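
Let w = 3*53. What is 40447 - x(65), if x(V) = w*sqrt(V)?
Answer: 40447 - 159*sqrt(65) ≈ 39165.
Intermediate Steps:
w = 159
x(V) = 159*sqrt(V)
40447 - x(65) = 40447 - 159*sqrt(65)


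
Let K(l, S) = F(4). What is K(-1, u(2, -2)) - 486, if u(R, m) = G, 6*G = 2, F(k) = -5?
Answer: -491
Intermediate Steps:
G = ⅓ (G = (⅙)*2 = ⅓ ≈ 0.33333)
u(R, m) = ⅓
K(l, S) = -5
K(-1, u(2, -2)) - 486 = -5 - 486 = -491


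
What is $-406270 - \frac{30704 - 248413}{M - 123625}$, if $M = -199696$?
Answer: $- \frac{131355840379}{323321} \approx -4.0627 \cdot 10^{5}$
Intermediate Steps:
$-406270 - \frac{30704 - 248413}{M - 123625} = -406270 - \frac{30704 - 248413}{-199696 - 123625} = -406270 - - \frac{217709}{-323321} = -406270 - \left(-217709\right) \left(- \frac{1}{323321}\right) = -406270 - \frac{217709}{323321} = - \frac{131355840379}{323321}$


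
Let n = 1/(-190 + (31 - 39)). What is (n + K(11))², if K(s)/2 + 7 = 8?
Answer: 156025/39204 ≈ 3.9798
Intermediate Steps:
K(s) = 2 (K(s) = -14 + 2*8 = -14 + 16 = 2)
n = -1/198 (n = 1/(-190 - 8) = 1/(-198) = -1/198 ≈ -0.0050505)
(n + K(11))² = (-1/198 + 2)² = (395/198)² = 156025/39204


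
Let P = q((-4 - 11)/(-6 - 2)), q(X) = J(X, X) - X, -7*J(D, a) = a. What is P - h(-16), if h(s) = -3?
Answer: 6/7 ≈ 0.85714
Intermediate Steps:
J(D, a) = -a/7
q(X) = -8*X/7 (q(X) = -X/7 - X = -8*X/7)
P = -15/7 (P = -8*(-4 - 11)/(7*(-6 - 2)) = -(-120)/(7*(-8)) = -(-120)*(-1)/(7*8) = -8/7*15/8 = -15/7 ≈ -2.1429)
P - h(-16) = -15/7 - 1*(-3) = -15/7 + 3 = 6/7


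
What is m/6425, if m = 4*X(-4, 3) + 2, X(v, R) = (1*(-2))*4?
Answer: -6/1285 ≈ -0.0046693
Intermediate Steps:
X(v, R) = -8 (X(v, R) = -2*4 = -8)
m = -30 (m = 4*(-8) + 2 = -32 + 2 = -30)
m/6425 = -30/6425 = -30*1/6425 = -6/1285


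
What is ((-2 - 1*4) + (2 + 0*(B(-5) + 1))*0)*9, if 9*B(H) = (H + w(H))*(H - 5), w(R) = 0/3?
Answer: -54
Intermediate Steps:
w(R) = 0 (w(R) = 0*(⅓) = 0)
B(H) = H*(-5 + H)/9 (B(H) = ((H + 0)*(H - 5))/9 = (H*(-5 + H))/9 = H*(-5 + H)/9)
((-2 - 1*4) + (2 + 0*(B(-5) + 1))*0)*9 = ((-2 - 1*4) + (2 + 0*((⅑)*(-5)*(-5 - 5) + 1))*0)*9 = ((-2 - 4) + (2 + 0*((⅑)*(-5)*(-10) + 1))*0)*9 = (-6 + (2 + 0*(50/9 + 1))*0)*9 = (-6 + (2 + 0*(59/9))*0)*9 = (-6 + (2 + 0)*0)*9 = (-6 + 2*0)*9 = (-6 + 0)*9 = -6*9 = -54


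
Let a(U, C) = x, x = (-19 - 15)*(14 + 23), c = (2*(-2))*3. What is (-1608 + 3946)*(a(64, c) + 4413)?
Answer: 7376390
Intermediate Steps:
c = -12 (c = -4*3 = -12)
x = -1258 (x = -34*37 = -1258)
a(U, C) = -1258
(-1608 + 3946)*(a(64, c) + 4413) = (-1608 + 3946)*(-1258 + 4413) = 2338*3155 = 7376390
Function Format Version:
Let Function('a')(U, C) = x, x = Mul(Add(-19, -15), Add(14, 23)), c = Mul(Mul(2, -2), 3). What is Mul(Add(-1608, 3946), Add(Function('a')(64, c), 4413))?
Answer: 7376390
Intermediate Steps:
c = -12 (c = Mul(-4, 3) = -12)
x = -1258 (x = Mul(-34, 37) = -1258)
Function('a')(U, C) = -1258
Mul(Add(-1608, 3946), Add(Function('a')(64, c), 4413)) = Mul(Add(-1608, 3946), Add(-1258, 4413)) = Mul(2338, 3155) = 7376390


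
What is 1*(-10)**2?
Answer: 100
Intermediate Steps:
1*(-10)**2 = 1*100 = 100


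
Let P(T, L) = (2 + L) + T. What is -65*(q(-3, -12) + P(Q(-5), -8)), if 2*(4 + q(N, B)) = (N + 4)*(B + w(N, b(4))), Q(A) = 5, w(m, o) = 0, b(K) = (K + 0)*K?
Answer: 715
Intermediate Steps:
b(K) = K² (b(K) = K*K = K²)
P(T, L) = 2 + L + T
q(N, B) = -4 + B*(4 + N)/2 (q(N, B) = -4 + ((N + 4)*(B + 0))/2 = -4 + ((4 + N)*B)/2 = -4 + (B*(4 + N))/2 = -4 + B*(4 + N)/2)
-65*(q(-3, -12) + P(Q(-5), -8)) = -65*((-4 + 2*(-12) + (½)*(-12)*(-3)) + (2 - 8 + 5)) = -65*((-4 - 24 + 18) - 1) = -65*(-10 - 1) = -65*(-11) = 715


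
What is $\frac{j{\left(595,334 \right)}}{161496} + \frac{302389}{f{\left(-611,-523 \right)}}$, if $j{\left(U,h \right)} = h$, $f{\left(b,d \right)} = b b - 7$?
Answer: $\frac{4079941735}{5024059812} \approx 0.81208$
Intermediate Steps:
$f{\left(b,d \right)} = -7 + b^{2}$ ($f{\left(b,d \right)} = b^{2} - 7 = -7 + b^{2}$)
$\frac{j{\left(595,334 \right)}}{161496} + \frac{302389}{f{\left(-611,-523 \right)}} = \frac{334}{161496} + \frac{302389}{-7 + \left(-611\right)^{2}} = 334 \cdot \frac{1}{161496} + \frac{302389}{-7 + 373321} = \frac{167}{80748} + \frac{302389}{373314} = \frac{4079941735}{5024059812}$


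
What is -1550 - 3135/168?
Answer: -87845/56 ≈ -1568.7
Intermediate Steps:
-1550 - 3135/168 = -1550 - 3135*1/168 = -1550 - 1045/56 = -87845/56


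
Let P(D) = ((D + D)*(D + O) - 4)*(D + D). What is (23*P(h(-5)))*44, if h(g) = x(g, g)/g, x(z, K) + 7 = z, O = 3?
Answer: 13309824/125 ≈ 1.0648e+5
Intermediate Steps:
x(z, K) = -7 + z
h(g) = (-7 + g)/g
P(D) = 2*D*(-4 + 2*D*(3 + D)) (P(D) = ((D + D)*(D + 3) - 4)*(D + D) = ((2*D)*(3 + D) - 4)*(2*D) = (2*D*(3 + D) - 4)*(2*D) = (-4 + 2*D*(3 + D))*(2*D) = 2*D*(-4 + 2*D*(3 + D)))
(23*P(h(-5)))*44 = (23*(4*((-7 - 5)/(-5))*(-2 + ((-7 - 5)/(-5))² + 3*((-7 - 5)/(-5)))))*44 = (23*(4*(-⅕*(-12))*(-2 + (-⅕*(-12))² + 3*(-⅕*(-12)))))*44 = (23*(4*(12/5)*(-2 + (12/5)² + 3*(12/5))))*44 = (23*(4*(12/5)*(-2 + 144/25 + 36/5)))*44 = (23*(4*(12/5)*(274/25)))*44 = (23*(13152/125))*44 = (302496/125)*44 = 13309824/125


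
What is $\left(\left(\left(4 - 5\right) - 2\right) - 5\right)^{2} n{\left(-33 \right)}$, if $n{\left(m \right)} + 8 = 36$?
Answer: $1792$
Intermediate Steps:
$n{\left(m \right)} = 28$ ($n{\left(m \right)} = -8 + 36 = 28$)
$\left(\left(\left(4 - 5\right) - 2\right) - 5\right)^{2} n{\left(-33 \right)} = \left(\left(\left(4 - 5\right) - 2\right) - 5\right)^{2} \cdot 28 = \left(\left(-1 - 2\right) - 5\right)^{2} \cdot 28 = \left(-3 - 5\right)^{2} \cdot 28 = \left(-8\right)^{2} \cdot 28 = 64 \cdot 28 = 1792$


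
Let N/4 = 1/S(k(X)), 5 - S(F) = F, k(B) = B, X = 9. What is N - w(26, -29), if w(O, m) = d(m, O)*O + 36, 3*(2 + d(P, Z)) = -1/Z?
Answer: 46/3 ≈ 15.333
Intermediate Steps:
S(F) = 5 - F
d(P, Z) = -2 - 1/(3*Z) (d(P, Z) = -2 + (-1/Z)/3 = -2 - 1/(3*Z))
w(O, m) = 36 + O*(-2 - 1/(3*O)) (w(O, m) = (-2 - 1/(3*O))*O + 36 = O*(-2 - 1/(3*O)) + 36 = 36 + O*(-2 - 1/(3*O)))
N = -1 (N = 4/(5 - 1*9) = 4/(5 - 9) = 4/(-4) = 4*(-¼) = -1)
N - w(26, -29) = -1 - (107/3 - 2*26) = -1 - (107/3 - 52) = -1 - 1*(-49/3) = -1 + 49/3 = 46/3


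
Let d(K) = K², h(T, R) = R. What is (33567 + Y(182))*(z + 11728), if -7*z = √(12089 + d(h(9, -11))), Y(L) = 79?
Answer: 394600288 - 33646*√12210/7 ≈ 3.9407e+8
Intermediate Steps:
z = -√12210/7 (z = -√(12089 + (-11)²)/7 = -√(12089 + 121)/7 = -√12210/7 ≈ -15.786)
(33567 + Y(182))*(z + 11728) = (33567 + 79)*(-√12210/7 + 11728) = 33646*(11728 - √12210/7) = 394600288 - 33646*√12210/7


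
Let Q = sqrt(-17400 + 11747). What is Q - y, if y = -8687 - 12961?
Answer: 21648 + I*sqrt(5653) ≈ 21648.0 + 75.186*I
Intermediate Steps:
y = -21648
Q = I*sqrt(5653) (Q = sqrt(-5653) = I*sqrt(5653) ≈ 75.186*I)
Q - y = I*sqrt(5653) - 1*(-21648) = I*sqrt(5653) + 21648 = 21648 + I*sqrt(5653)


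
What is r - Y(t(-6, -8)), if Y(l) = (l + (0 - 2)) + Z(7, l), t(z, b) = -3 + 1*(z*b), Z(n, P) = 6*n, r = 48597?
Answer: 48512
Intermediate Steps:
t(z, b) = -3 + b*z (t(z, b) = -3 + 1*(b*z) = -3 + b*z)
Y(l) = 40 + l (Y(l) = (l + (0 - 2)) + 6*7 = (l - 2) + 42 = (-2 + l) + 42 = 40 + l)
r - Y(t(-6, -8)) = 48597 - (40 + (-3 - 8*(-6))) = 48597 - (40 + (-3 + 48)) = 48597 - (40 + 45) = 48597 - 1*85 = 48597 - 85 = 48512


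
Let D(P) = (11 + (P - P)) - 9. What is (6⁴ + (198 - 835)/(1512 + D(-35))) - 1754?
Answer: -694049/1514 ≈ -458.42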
* * * * * * *
**WHAT YOU ARE ASKED TO DO**
Will you return exactly the lines above from the one with "What is r - Y(t(-6, -8)), if" down to the one with "Answer: 48512", counting both as part of the range?

**WRITTEN ANSWER**
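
What is r - Y(t(-6, -8)), if Y(l) = (l + (0 - 2)) + Z(7, l), t(z, b) = -3 + 1*(z*b), Z(n, P) = 6*n, r = 48597?
Answer: 48512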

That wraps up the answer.